SUPPLIED RECORDS –

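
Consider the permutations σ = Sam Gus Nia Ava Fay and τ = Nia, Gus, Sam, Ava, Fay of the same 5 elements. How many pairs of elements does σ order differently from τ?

3

Assign each item its position (1..5) in the first ordering, then rewrite the second ordering as that position sequence:
positions: Sam→1, Gus→2, Nia→3, Ava→4, Fay→5
second ordering as positions: [3, 2, 1, 4, 5]
Discordant pairs = inversions in this position sequence.
3: 2, 1 → 2
2: 1 → 1
1: 0
4: 0
5: 0
Total: 2 + 1 + 0 + 0 + 0 = 3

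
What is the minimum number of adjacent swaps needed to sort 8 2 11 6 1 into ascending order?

Minimum adjacent swaps = number of inversions (each swap of adjacent out-of-order elements removes one inversion and no swap can remove more).
Count inversions — for each element, later elements that are smaller:
8: 2, 6, 1 → 3
2: 1 → 1
11: 6, 1 → 2
6: 1 → 1
1: none → 0
Total inversions: 3 + 1 + 2 + 1 + 0 = 7

7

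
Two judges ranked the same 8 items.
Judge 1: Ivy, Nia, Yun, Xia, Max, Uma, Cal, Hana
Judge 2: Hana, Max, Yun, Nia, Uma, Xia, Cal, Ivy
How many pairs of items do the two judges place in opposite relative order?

Assign each item its position (1..8) in the first ordering, then rewrite the second ordering as that position sequence:
positions: Ivy→1, Nia→2, Yun→3, Xia→4, Max→5, Uma→6, Cal→7, Hana→8
second ordering as positions: [8, 5, 3, 2, 6, 4, 7, 1]
Discordant pairs = inversions in this position sequence.
8: 5, 3, 2, 6, 4, 7, 1 → 7
5: 3, 2, 4, 1 → 4
3: 2, 1 → 2
2: 1 → 1
6: 4, 1 → 2
4: 1 → 1
7: 1 → 1
1: 0
Total: 7 + 4 + 2 + 1 + 2 + 1 + 1 + 0 = 18

18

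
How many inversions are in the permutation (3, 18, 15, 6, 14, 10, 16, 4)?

15

For each element, count later entries that are smaller:
3: 0
18: 6
15: 4
6: 1
14: 2
10: 1
16: 1
4: 0
Sum: 0 + 6 + 4 + 1 + 2 + 1 + 1 + 0 = 15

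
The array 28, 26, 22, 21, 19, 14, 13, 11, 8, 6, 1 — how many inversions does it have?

Count, for each position, how many later elements it exceeds:
28: 10
26: 9
22: 8
21: 7
19: 6
14: 5
13: 4
11: 3
8: 2
6: 1
1: 0
Sum: 10 + 9 + 8 + 7 + 6 + 5 + 4 + 3 + 2 + 1 + 0 = 55

55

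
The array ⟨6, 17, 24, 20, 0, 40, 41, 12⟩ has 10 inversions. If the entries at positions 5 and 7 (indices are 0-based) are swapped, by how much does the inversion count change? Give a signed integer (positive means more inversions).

Positions 5 and 7 hold 40 and 12; after swapping, the array is [6, 17, 24, 20, 0, 12, 41, 40].
Sweep left to right; for each value list the smaller values that follow it:
6: 1
17: 2
24: 3
20: 2
0: 0
12: 0
41: 1
40: 0
Sum: 1 + 2 + 3 + 2 + 0 + 0 + 1 + 0 = 9
Change: 9 − 10 = -1

-1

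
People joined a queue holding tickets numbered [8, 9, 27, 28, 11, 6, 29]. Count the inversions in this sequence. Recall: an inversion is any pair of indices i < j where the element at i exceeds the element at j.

Listing every pair i<j with a[i]>a[j] (using 0-based positions):
(0,5): 8 > 6
(1,5): 9 > 6
(2,4): 27 > 11
(2,5): 27 > 6
(3,4): 28 > 11
(3,5): 28 > 6
(4,5): 11 > 6
That's 7 pairs.

7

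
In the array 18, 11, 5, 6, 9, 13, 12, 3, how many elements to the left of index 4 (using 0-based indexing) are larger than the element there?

2 such elements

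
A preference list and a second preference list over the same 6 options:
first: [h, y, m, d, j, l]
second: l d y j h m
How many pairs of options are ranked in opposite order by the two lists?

Assign each item its position (1..6) in the first ordering, then rewrite the second ordering as that position sequence:
positions: h→1, y→2, m→3, d→4, j→5, l→6
second ordering as positions: [6, 4, 2, 5, 1, 3]
Discordant pairs = inversions in this position sequence.
6: 4, 2, 5, 1, 3 → 5
4: 2, 1, 3 → 3
2: 1 → 1
5: 1, 3 → 2
1: 0
3: 0
Total: 5 + 3 + 1 + 2 + 0 + 0 = 11

11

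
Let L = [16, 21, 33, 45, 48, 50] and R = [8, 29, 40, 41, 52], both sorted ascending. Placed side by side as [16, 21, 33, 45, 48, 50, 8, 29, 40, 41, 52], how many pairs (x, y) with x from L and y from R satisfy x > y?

16 cross-inversions

For each element r of the right run, count left-run elements greater than r:
r = 8: 16, 21, 33, 45, 48, 50 → 6
r = 29: 33, 45, 48, 50 → 4
r = 40: 45, 48, 50 → 3
r = 41: 45, 48, 50 → 3
r = 52: none → 0
Cross-inversions: 6 + 4 + 3 + 3 + 0 = 16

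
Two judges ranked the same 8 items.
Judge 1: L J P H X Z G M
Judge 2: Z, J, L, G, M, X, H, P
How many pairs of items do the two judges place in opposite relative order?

15 discordant pairs

Assign each item its position (1..8) in the first ordering, then rewrite the second ordering as that position sequence:
positions: L→1, J→2, P→3, H→4, X→5, Z→6, G→7, M→8
second ordering as positions: [6, 2, 1, 7, 8, 5, 4, 3]
Discordant pairs = inversions in this position sequence.
6: 2, 1, 5, 4, 3 → 5
2: 1 → 1
1: 0
7: 5, 4, 3 → 3
8: 5, 4, 3 → 3
5: 4, 3 → 2
4: 3 → 1
3: 0
Total: 5 + 1 + 0 + 3 + 3 + 2 + 1 + 0 = 15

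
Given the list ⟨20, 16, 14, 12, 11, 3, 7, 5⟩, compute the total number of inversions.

26 out-of-order pairs

Sweep left to right; for each value list the smaller values that follow it:
20 → 16, 14, 12, 11, 3, 7, 5 → 7
16 → 14, 12, 11, 3, 7, 5 → 6
14 → 12, 11, 3, 7, 5 → 5
12 → 11, 3, 7, 5 → 4
11 → 3, 7, 5 → 3
3 → none → 0
7 → 5 → 1
5 → none → 0
Sum: 7 + 6 + 5 + 4 + 3 + 0 + 1 + 0 = 26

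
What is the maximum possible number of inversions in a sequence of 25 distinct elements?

A reversed (strictly descending) arrangement makes every pair an inversion, giving C(25, 2) inversions.
C(25, 2) = 25·24/2 = 300

300 inversions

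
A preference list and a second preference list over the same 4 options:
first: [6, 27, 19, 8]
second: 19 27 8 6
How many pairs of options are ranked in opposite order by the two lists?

4

Assign each item its position (1..4) in the first ordering, then rewrite the second ordering as that position sequence:
positions: 6→1, 27→2, 19→3, 8→4
second ordering as positions: [3, 2, 4, 1]
Discordant pairs = inversions in this position sequence.
3: 2, 1 → 2
2: 1 → 1
4: 1 → 1
1: 0
Total: 2 + 1 + 1 + 0 = 4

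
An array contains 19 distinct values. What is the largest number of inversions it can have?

171 inversions

The maximum occurs when the array is in strictly decreasing order: every one of the C(19, 2) pairs is inverted.
C(19, 2) = 19·18/2 = 171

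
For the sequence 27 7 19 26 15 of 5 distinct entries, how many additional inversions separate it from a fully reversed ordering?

4 inversions short

Maximum inversions for 5 distinct elements is C(5, 2) = 5·4/2 = 10.
Current inversions — for each element, count later smaller elements:
27: 4
7: 0
19: 1
26: 1
15: 0
Current total: 4 + 0 + 1 + 1 + 0 = 6
Shortfall: 10 − 6 = 4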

REQUIRED WORK – The goal is a faithful transcription of every entry above.

WORKED SOLUTION –
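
Consider the permutations σ = Sam Gus Nia Ava Fay and τ = Nia, Gus, Sam, Ava, Fay of the same 5 elements. How many pairs of elements does σ order differently from τ?

3

Assign each item its position (1..5) in the first ordering, then rewrite the second ordering as that position sequence:
positions: Sam→1, Gus→2, Nia→3, Ava→4, Fay→5
second ordering as positions: [3, 2, 1, 4, 5]
Discordant pairs = inversions in this position sequence.
3: 2, 1 → 2
2: 1 → 1
1: 0
4: 0
5: 0
Total: 2 + 1 + 0 + 0 + 0 = 3

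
What is the minimum number of adjacent swaps needed to sort 8 2 11 6 1 into ascending order?

Minimum adjacent swaps = number of inversions (each swap of adjacent out-of-order elements removes one inversion and no swap can remove more).
Count inversions — for each element, later elements that are smaller:
8: 2, 6, 1 → 3
2: 1 → 1
11: 6, 1 → 2
6: 1 → 1
1: none → 0
Total inversions: 3 + 1 + 2 + 1 + 0 = 7

7

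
Two judges ranked the same 8 items.
Judge 1: Ivy, Nia, Yun, Xia, Max, Uma, Cal, Hana
Judge 2: Hana, Max, Yun, Nia, Uma, Xia, Cal, Ivy
How many pairs of items do the two judges place in opposite relative order?

Assign each item its position (1..8) in the first ordering, then rewrite the second ordering as that position sequence:
positions: Ivy→1, Nia→2, Yun→3, Xia→4, Max→5, Uma→6, Cal→7, Hana→8
second ordering as positions: [8, 5, 3, 2, 6, 4, 7, 1]
Discordant pairs = inversions in this position sequence.
8: 5, 3, 2, 6, 4, 7, 1 → 7
5: 3, 2, 4, 1 → 4
3: 2, 1 → 2
2: 1 → 1
6: 4, 1 → 2
4: 1 → 1
7: 1 → 1
1: 0
Total: 7 + 4 + 2 + 1 + 2 + 1 + 1 + 0 = 18

18

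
How many inversions are in the permutation (3, 18, 15, 6, 14, 10, 16, 4)?

15

For each element, count later entries that are smaller:
3: 0
18: 6
15: 4
6: 1
14: 2
10: 1
16: 1
4: 0
Sum: 0 + 6 + 4 + 1 + 2 + 1 + 1 + 0 = 15

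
The array 28, 26, 22, 21, 19, 14, 13, 11, 8, 6, 1 — how many inversions does it have?

Count, for each position, how many later elements it exceeds:
28: 10
26: 9
22: 8
21: 7
19: 6
14: 5
13: 4
11: 3
8: 2
6: 1
1: 0
Sum: 10 + 9 + 8 + 7 + 6 + 5 + 4 + 3 + 2 + 1 + 0 = 55

55

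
The array ⟨6, 17, 24, 20, 0, 40, 41, 12⟩ has 10 inversions. If the entries at positions 5 and 7 (indices are 0-based) are swapped, by how much does the inversion count change? Give a signed integer (positive means more inversions).

Positions 5 and 7 hold 40 and 12; after swapping, the array is [6, 17, 24, 20, 0, 12, 41, 40].
Sweep left to right; for each value list the smaller values that follow it:
6: 1
17: 2
24: 3
20: 2
0: 0
12: 0
41: 1
40: 0
Sum: 1 + 2 + 3 + 2 + 0 + 0 + 1 + 0 = 9
Change: 9 − 10 = -1

-1

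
People joined a queue holding tickets numbered [8, 9, 27, 28, 11, 6, 29]. Count the inversions in this sequence. Recall: an inversion is any pair of indices i < j where the element at i exceeds the element at j.

Listing every pair i<j with a[i]>a[j] (using 0-based positions):
(0,5): 8 > 6
(1,5): 9 > 6
(2,4): 27 > 11
(2,5): 27 > 6
(3,4): 28 > 11
(3,5): 28 > 6
(4,5): 11 > 6
That's 7 pairs.

7

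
In the array 18, 11, 5, 6, 9, 13, 12, 3, how many elements to the left of index 4 (using 0-based indexing) are larger than the element there?

2 such elements

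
A preference list and a second preference list over the same 6 options:
first: [h, y, m, d, j, l]
second: l d y j h m
How many pairs of options are ranked in opposite order by the two lists?

Assign each item its position (1..6) in the first ordering, then rewrite the second ordering as that position sequence:
positions: h→1, y→2, m→3, d→4, j→5, l→6
second ordering as positions: [6, 4, 2, 5, 1, 3]
Discordant pairs = inversions in this position sequence.
6: 4, 2, 5, 1, 3 → 5
4: 2, 1, 3 → 3
2: 1 → 1
5: 1, 3 → 2
1: 0
3: 0
Total: 5 + 3 + 1 + 2 + 0 + 0 = 11

11

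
Let L = [16, 21, 33, 45, 48, 50] and R = [8, 29, 40, 41, 52], both sorted ascending. Placed side by side as [16, 21, 33, 45, 48, 50, 8, 29, 40, 41, 52], how many pairs (x, y) with x from L and y from R satisfy x > y?

16 cross-inversions

For each element r of the right run, count left-run elements greater than r:
r = 8: 16, 21, 33, 45, 48, 50 → 6
r = 29: 33, 45, 48, 50 → 4
r = 40: 45, 48, 50 → 3
r = 41: 45, 48, 50 → 3
r = 52: none → 0
Cross-inversions: 6 + 4 + 3 + 3 + 0 = 16

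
Two judges ranked the same 8 items.
Judge 1: L J P H X Z G M
Judge 2: Z, J, L, G, M, X, H, P
How many pairs of items do the two judges place in opposite relative order?

15 discordant pairs

Assign each item its position (1..8) in the first ordering, then rewrite the second ordering as that position sequence:
positions: L→1, J→2, P→3, H→4, X→5, Z→6, G→7, M→8
second ordering as positions: [6, 2, 1, 7, 8, 5, 4, 3]
Discordant pairs = inversions in this position sequence.
6: 2, 1, 5, 4, 3 → 5
2: 1 → 1
1: 0
7: 5, 4, 3 → 3
8: 5, 4, 3 → 3
5: 4, 3 → 2
4: 3 → 1
3: 0
Total: 5 + 1 + 0 + 3 + 3 + 2 + 1 + 0 = 15

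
Given the list ⟨20, 16, 14, 12, 11, 3, 7, 5⟩, compute the total number of inversions.

26 out-of-order pairs

Sweep left to right; for each value list the smaller values that follow it:
20 → 16, 14, 12, 11, 3, 7, 5 → 7
16 → 14, 12, 11, 3, 7, 5 → 6
14 → 12, 11, 3, 7, 5 → 5
12 → 11, 3, 7, 5 → 4
11 → 3, 7, 5 → 3
3 → none → 0
7 → 5 → 1
5 → none → 0
Sum: 7 + 6 + 5 + 4 + 3 + 0 + 1 + 0 = 26

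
What is the maximum possible number of inversions in a sequence of 25 distinct elements?

A reversed (strictly descending) arrangement makes every pair an inversion, giving C(25, 2) inversions.
C(25, 2) = 25·24/2 = 300

300 inversions

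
A preference list and a second preference list over the same 4 options:
first: [6, 27, 19, 8]
second: 19 27 8 6
How many pairs of options are ranked in opposite order by the two lists?

4

Assign each item its position (1..4) in the first ordering, then rewrite the second ordering as that position sequence:
positions: 6→1, 27→2, 19→3, 8→4
second ordering as positions: [3, 2, 4, 1]
Discordant pairs = inversions in this position sequence.
3: 2, 1 → 2
2: 1 → 1
4: 1 → 1
1: 0
Total: 2 + 1 + 1 + 0 = 4

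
An array contains 19 distinct values. What is the largest number of inversions it can have?

171 inversions

The maximum occurs when the array is in strictly decreasing order: every one of the C(19, 2) pairs is inverted.
C(19, 2) = 19·18/2 = 171

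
For the sequence 27 7 19 26 15 of 5 distinct entries, how many additional inversions separate it from a fully reversed ordering?

4 inversions short

Maximum inversions for 5 distinct elements is C(5, 2) = 5·4/2 = 10.
Current inversions — for each element, count later smaller elements:
27: 4
7: 0
19: 1
26: 1
15: 0
Current total: 4 + 0 + 1 + 1 + 0 = 6
Shortfall: 10 − 6 = 4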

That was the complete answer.